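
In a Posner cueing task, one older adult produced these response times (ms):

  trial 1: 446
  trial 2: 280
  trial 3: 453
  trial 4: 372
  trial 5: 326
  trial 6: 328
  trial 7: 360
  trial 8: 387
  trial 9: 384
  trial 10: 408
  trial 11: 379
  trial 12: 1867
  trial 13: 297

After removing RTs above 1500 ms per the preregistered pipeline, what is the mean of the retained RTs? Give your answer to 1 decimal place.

368.3 ms

Excluded: 1867
Retained (n=12): Σ = 4420
Mean = 4420/12 = 368.3333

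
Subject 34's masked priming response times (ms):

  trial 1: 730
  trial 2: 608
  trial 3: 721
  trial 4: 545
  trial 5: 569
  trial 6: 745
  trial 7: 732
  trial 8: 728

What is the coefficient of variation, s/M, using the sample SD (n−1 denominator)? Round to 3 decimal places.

0.124

n = 8, Σ = 5378, M = 672.2500
Σ(x−M)² = 48663.500; s = √(48663.500/7) = 83.3782
CV = 83.3782 / 672.2500 = 0.12403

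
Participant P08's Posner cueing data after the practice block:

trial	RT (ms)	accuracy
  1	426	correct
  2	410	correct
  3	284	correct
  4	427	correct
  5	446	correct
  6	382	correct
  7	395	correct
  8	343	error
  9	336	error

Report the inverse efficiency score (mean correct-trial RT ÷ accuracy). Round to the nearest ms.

509 ms

Correct trials (n=7): 426, 410, 284, 427, 446, 382, 395
Mean correct RT = 2770/7 = 395.7143 ms
Proportion correct = 7/9
IES = 395.7143 / (7/9) = 508.776 ms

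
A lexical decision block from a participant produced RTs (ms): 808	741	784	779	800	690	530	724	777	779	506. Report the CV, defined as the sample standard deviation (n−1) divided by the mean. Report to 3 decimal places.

0.147

n = 11, Σ = 7918, M = 719.8182
Σ(x−M)² = 111703.636; s = √(111703.636/10) = 105.6899
CV = 105.6899 / 719.8182 = 0.14683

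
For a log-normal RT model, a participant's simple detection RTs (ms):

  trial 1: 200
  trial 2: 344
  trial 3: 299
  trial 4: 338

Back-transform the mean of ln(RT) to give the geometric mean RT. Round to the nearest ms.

ln(RT): 5.2983, 5.8406, 5.7004, 5.8230
Mean ln(RT) = 22.6624/4 = 5.66561
Geometric mean = exp(5.66561) = 288.76 ms

289 ms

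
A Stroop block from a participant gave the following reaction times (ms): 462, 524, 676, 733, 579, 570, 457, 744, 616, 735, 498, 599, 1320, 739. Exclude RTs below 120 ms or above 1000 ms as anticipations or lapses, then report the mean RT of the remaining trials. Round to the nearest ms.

610 ms

Excluded: 1320
Retained (n=13): Σ = 7932
Mean = 7932/13 = 610.1538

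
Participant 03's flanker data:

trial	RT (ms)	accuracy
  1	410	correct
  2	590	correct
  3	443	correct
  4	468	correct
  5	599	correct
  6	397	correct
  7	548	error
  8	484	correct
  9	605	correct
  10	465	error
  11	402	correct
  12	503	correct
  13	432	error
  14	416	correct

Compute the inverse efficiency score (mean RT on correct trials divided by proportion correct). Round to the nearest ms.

615 ms

Correct trials (n=11): 410, 590, 443, 468, 599, 397, 484, 605, 402, 503, 416
Mean correct RT = 5317/11 = 483.3636 ms
Proportion correct = 11/14
IES = 483.3636 / (11/14) = 615.190 ms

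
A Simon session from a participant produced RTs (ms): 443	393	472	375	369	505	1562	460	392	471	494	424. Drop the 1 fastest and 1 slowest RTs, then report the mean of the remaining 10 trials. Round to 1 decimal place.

Sorted: 369, 375, 392, 393, 424, 443, 460, 471, 472, 494, 505, 1562
Drop lowest 1 (369) and highest 1 (1562)
Remaining (n=10): Σ = 4429, mean = 4429/10 = 442.900

442.9 ms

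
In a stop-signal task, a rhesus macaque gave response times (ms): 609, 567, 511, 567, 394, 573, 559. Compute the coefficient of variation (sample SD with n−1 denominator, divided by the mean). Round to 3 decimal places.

0.131

n = 7, Σ = 3780, M = 540.0000
Σ(x−M)² = 29826.000; s = √(29826.000/6) = 70.5053
CV = 70.5053 / 540.0000 = 0.13057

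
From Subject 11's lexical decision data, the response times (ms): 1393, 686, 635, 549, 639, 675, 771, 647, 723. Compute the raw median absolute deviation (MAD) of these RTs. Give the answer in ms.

Sorted: 549, 635, 639, 647, 675, 686, 723, 771, 1393 → median = 675
|x − 675|: 718, 11, 40, 126, 36, 0, 96, 28, 48
Sorted deviations: 0, 11, 28, 36, 40, 48, 96, 126, 718 → MAD = 40

40 ms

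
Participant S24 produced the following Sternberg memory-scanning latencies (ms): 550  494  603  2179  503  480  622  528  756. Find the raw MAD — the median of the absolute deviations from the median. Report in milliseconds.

Sorted: 480, 494, 503, 528, 550, 603, 622, 756, 2179 → median = 550
|x − 550|: 0, 56, 53, 1629, 47, 70, 72, 22, 206
Sorted deviations: 0, 22, 47, 53, 56, 70, 72, 206, 1629 → MAD = 56

56 ms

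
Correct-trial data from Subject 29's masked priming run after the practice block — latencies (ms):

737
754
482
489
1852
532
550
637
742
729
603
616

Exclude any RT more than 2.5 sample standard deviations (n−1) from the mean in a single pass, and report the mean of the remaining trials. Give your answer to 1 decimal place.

624.6 ms

n = 12, ΣRT = 8723, M = 726.917
Σ(x−M)² = 1488502.92; s = √(1488502.92/11) = 367.857
Cutoffs: 726.917 ± 2.5·367.857 → [-192.7, 1646.6]
Outside: 1852 → excluded.
Retained (n=11): Σ = 6871, mean = 6871/11 = 624.636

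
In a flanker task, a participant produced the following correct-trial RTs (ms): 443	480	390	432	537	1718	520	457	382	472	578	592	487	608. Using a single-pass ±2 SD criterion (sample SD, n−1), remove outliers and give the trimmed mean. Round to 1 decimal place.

490.6 ms

n = 14, ΣRT = 8096, M = 578.286
Σ(x−M)² = 1462802.86; s = √(1462802.86/13) = 335.445
Cutoffs: 578.286 ± 2·335.445 → [-92.6, 1249.2]
Outside: 1718 → excluded.
Retained (n=13): Σ = 6378, mean = 6378/13 = 490.615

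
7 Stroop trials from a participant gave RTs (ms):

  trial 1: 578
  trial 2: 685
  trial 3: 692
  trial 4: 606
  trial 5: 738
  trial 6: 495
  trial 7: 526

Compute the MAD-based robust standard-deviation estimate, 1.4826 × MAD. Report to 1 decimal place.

118.6 ms

Sorted: 495, 526, 578, 606, 685, 692, 738 → median = 606
|x − 606| sorted: 0, 28, 79, 80, 86, 111, 132 → MAD = 80
Robust SD ≈ 1.4826 × 80 = 118.608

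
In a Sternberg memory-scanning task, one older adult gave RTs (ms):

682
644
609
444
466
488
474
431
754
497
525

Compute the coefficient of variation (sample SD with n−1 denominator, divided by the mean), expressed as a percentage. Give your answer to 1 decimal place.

19.8%

n = 11, Σ = 6014, M = 546.7273
Σ(x−M)² = 116746.182; s = √(116746.182/10) = 108.0491
CV = 108.0491 / 546.7273 = 0.19763 = 19.763%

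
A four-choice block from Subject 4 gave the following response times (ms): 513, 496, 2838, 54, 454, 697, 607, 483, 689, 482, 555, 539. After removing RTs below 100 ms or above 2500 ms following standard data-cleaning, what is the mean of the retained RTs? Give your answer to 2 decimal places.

Excluded: 54, 2838
Retained (n=10): Σ = 5515
Mean = 5515/10 = 551.5000

551.50 ms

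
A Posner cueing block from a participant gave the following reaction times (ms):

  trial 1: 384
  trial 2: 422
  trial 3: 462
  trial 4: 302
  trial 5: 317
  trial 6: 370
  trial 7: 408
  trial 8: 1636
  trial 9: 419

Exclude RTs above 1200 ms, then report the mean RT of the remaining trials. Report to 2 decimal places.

385.50 ms

Excluded: 1636
Retained (n=8): Σ = 3084
Mean = 3084/8 = 385.5000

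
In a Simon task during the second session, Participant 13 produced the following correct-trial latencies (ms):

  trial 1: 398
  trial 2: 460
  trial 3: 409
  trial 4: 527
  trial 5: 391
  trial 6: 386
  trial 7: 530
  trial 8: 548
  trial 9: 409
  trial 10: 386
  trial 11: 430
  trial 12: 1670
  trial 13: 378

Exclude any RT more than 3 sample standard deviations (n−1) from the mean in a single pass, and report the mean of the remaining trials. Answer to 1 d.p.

437.7 ms

n = 13, ΣRT = 6922, M = 532.462
Σ(x−M)² = 1445357.23; s = √(1445357.23/12) = 347.054
Cutoffs: 532.462 ± 3·347.054 → [-508.7, 1573.6]
Outside: 1670 → excluded.
Retained (n=12): Σ = 5252, mean = 5252/12 = 437.667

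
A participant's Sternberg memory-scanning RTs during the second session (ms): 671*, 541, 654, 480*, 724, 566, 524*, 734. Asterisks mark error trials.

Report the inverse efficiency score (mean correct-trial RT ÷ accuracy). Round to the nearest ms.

1030 ms

Correct trials (n=5): 541, 654, 724, 566, 734
Mean correct RT = 3219/5 = 643.8000 ms
Proportion correct = 5/8
IES = 643.8000 / (5/8) = 1030.080 ms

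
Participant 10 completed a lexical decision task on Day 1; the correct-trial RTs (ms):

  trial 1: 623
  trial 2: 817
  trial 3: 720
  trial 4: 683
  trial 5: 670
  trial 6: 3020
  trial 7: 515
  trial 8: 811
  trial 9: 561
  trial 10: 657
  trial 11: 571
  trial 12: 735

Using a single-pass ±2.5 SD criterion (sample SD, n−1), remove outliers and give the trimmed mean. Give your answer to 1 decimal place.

n = 12, ΣRT = 10383, M = 865.250
Σ(x−M)² = 5161498.25; s = √(5161498.25/11) = 685.002
Cutoffs: 865.250 ± 2.5·685.002 → [-847.3, 2577.8]
Outside: 3020 → excluded.
Retained (n=11): Σ = 7363, mean = 7363/11 = 669.364

669.4 ms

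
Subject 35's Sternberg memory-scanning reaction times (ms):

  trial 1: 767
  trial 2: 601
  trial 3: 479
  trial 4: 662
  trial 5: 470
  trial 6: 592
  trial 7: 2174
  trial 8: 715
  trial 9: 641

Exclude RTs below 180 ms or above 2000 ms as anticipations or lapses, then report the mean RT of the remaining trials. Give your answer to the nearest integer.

Excluded: 2174
Retained (n=8): Σ = 4927
Mean = 4927/8 = 615.8750

616 ms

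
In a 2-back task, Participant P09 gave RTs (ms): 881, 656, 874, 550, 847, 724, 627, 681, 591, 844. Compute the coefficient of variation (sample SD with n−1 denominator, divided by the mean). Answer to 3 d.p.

n = 10, Σ = 7275, M = 727.5000
Σ(x−M)² = 140402.500; s = √(140402.500/9) = 124.9011
CV = 124.9011 / 727.5000 = 0.17169

0.172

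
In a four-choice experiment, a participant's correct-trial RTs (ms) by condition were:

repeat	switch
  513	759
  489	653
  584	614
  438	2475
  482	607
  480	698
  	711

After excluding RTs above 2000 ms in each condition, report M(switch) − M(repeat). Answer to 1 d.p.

switch: exclude 2475
M(repeat) = 2986/6 = 497.667
M(switch) = 4042/6 = 673.667
Difference = 673.667 − 497.667 = 176.000 ms

176.0 ms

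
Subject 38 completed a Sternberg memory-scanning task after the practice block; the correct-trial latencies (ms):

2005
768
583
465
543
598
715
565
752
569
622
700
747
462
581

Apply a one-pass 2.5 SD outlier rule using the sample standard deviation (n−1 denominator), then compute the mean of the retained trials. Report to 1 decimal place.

619.3 ms

n = 15, ΣRT = 10675, M = 711.667
Σ(x−M)² = 1926987.33; s = √(1926987.33/14) = 371.001
Cutoffs: 711.667 ± 2.5·371.001 → [-215.8, 1639.2]
Outside: 2005 → excluded.
Retained (n=14): Σ = 8670, mean = 8670/14 = 619.286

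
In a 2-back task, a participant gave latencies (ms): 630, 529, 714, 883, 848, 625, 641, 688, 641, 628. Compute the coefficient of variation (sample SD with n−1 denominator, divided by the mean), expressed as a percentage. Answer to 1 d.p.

15.8%

n = 10, Σ = 6827, M = 682.7000
Σ(x−M)² = 104652.100; s = √(104652.100/9) = 107.8333
CV = 107.8333 / 682.7000 = 0.15795 = 15.795%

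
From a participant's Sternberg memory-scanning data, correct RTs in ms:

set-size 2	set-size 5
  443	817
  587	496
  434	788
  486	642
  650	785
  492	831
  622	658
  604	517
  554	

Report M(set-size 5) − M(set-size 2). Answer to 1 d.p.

150.4 ms

M(set-size 2) = 4872/9 = 541.333
M(set-size 5) = 5534/8 = 691.750
Difference = 691.750 − 541.333 = 150.417 ms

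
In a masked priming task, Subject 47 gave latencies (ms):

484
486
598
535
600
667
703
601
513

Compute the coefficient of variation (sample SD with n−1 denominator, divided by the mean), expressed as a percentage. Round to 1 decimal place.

13.5%

n = 9, Σ = 5187, M = 576.3333
Σ(x−M)² = 48308.000; s = √(48308.000/8) = 77.7078
CV = 77.7078 / 576.3333 = 0.13483 = 13.483%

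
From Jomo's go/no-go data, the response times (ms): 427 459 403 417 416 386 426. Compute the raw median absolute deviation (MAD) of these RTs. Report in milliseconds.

10 ms

Sorted: 386, 403, 416, 417, 426, 427, 459 → median = 417
|x − 417|: 10, 42, 14, 0, 1, 31, 9
Sorted deviations: 0, 1, 9, 10, 14, 31, 42 → MAD = 10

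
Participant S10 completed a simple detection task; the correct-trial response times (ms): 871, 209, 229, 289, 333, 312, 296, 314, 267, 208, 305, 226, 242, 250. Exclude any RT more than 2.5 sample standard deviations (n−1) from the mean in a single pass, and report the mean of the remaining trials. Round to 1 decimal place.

n = 14, ΣRT = 4351, M = 310.786
Σ(x−M)² = 360218.36; s = √(360218.36/13) = 166.461
Cutoffs: 310.786 ± 2.5·166.461 → [-105.4, 726.9]
Outside: 871 → excluded.
Retained (n=13): Σ = 3480, mean = 3480/13 = 267.692

267.7 ms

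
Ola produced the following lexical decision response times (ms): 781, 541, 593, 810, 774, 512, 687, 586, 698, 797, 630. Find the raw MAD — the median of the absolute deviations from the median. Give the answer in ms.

94 ms

Sorted: 512, 541, 586, 593, 630, 687, 698, 774, 781, 797, 810 → median = 687
|x − 687|: 94, 146, 94, 123, 87, 175, 0, 101, 11, 110, 57
Sorted deviations: 0, 11, 57, 87, 94, 94, 101, 110, 123, 146, 175 → MAD = 94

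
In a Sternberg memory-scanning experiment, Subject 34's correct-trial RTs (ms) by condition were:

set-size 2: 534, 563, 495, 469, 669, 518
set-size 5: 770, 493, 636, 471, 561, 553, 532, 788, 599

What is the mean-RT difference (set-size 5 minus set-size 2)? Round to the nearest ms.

M(set-size 2) = 3248/6 = 541.333
M(set-size 5) = 5403/9 = 600.333
Difference = 600.333 − 541.333 = 59.000 ms

59 ms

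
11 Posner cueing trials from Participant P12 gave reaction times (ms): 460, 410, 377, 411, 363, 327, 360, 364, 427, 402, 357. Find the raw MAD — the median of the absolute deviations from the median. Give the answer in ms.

Sorted: 327, 357, 360, 363, 364, 377, 402, 410, 411, 427, 460 → median = 377
|x − 377|: 83, 33, 0, 34, 14, 50, 17, 13, 50, 25, 20
Sorted deviations: 0, 13, 14, 17, 20, 25, 33, 34, 50, 50, 83 → MAD = 25

25 ms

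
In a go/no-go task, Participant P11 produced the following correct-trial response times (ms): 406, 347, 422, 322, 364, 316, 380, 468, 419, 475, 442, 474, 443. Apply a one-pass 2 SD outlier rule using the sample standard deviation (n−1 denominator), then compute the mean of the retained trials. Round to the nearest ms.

n = 13, ΣRT = 5278, M = 406.000
Σ(x−M)² = 37396.00; s = √(37396.00/12) = 55.824
Cutoffs: 406.000 ± 2·55.824 → [294.4, 517.6]
No RTs fall outside the cutoffs; all 13 retained. Mean = 5278/13 = 406.000

406 ms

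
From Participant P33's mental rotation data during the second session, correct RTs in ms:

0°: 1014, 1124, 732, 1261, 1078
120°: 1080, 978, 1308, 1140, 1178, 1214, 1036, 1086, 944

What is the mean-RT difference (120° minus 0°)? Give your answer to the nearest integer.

65 ms

M(0°) = 5209/5 = 1041.800
M(120°) = 9964/9 = 1107.111
Difference = 1107.111 − 1041.800 = 65.311 ms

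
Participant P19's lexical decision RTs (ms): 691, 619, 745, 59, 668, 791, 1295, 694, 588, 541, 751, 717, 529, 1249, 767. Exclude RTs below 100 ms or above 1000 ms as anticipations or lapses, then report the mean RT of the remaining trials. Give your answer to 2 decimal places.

675.08 ms

Excluded: 59, 1249, 1295
Retained (n=12): Σ = 8101
Mean = 8101/12 = 675.0833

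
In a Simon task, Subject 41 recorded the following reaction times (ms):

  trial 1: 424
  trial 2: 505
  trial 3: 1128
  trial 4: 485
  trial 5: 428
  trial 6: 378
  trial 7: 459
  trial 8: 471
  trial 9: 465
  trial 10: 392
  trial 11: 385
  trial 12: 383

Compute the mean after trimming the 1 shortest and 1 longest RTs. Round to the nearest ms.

440 ms

Sorted: 378, 383, 385, 392, 424, 428, 459, 465, 471, 485, 505, 1128
Drop lowest 1 (378) and highest 1 (1128)
Remaining (n=10): Σ = 4397, mean = 4397/10 = 439.700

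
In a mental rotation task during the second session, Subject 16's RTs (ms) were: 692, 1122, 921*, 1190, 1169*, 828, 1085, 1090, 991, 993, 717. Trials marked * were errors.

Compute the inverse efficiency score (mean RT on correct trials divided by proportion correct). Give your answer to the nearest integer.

1183 ms

Correct trials (n=9): 692, 1122, 1190, 828, 1085, 1090, 991, 993, 717
Mean correct RT = 8708/9 = 967.5556 ms
Proportion correct = 9/11
IES = 967.5556 / (9/11) = 1182.568 ms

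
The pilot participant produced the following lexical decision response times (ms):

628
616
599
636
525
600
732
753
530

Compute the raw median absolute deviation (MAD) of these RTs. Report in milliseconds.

20 ms

Sorted: 525, 530, 599, 600, 616, 628, 636, 732, 753 → median = 616
|x − 616|: 12, 0, 17, 20, 91, 16, 116, 137, 86
Sorted deviations: 0, 12, 16, 17, 20, 86, 91, 116, 137 → MAD = 20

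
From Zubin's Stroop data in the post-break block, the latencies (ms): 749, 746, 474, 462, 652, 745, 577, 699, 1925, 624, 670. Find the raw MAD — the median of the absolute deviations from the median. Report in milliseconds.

76 ms

Sorted: 462, 474, 577, 624, 652, 670, 699, 745, 746, 749, 1925 → median = 670
|x − 670|: 79, 76, 196, 208, 18, 75, 93, 29, 1255, 46, 0
Sorted deviations: 0, 18, 29, 46, 75, 76, 79, 93, 196, 208, 1255 → MAD = 76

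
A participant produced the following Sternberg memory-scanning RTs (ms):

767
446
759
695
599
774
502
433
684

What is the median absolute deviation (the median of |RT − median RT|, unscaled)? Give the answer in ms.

Sorted: 433, 446, 502, 599, 684, 695, 759, 767, 774 → median = 684
|x − 684|: 83, 238, 75, 11, 85, 90, 182, 251, 0
Sorted deviations: 0, 11, 75, 83, 85, 90, 182, 238, 251 → MAD = 85

85 ms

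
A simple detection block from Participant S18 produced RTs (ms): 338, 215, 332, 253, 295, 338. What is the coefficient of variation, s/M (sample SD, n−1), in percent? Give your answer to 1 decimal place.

17.4%

n = 6, Σ = 1771, M = 295.1667
Σ(x−M)² = 13230.833; s = √(13230.833/5) = 51.4409
CV = 51.4409 / 295.1667 = 0.17428 = 17.428%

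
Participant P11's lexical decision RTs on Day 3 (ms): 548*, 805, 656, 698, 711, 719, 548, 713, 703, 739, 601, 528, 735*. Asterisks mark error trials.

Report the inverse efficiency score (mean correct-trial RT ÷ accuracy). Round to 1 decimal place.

797.3 ms

Correct trials (n=11): 805, 656, 698, 711, 719, 548, 713, 703, 739, 601, 528
Mean correct RT = 7421/11 = 674.6364 ms
Proportion correct = 11/13
IES = 674.6364 / (11/13) = 797.298 ms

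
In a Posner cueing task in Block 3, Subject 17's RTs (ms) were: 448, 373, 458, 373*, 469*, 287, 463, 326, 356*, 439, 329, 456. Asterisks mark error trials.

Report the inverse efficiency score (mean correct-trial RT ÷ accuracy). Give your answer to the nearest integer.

530 ms

Correct trials (n=9): 448, 373, 458, 287, 463, 326, 439, 329, 456
Mean correct RT = 3579/9 = 397.6667 ms
Proportion correct = 9/12
IES = 397.6667 / (9/12) = 530.222 ms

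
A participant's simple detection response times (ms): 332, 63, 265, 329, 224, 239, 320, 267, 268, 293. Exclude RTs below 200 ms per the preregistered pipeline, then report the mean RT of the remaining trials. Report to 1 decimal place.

Excluded: 63
Retained (n=9): Σ = 2537
Mean = 2537/9 = 281.8889

281.9 ms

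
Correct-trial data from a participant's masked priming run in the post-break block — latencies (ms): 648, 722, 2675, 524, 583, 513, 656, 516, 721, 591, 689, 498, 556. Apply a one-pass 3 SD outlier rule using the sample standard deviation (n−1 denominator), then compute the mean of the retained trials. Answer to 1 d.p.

601.4 ms

n = 13, ΣRT = 9892, M = 760.923
Σ(x−M)² = 4044970.92; s = √(4044970.92/12) = 580.587
Cutoffs: 760.923 ± 3·580.587 → [-980.8, 2502.7]
Outside: 2675 → excluded.
Retained (n=12): Σ = 7217, mean = 7217/12 = 601.417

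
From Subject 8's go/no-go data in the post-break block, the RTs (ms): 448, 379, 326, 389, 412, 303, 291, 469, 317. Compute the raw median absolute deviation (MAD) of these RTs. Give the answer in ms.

62 ms

Sorted: 291, 303, 317, 326, 379, 389, 412, 448, 469 → median = 379
|x − 379|: 69, 0, 53, 10, 33, 76, 88, 90, 62
Sorted deviations: 0, 10, 33, 53, 62, 69, 76, 88, 90 → MAD = 62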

□ □ □ □ □

Task statement: Please reproduce exactly the lines in the listing above from the one containing "trial 2: 280" through the one containing "trial 13: 297", both included, and nothing more.

Task result:
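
  trial 2: 280
  trial 3: 453
  trial 4: 372
  trial 5: 326
  trial 6: 328
  trial 7: 360
  trial 8: 387
  trial 9: 384
  trial 10: 408
  trial 11: 379
  trial 12: 1867
  trial 13: 297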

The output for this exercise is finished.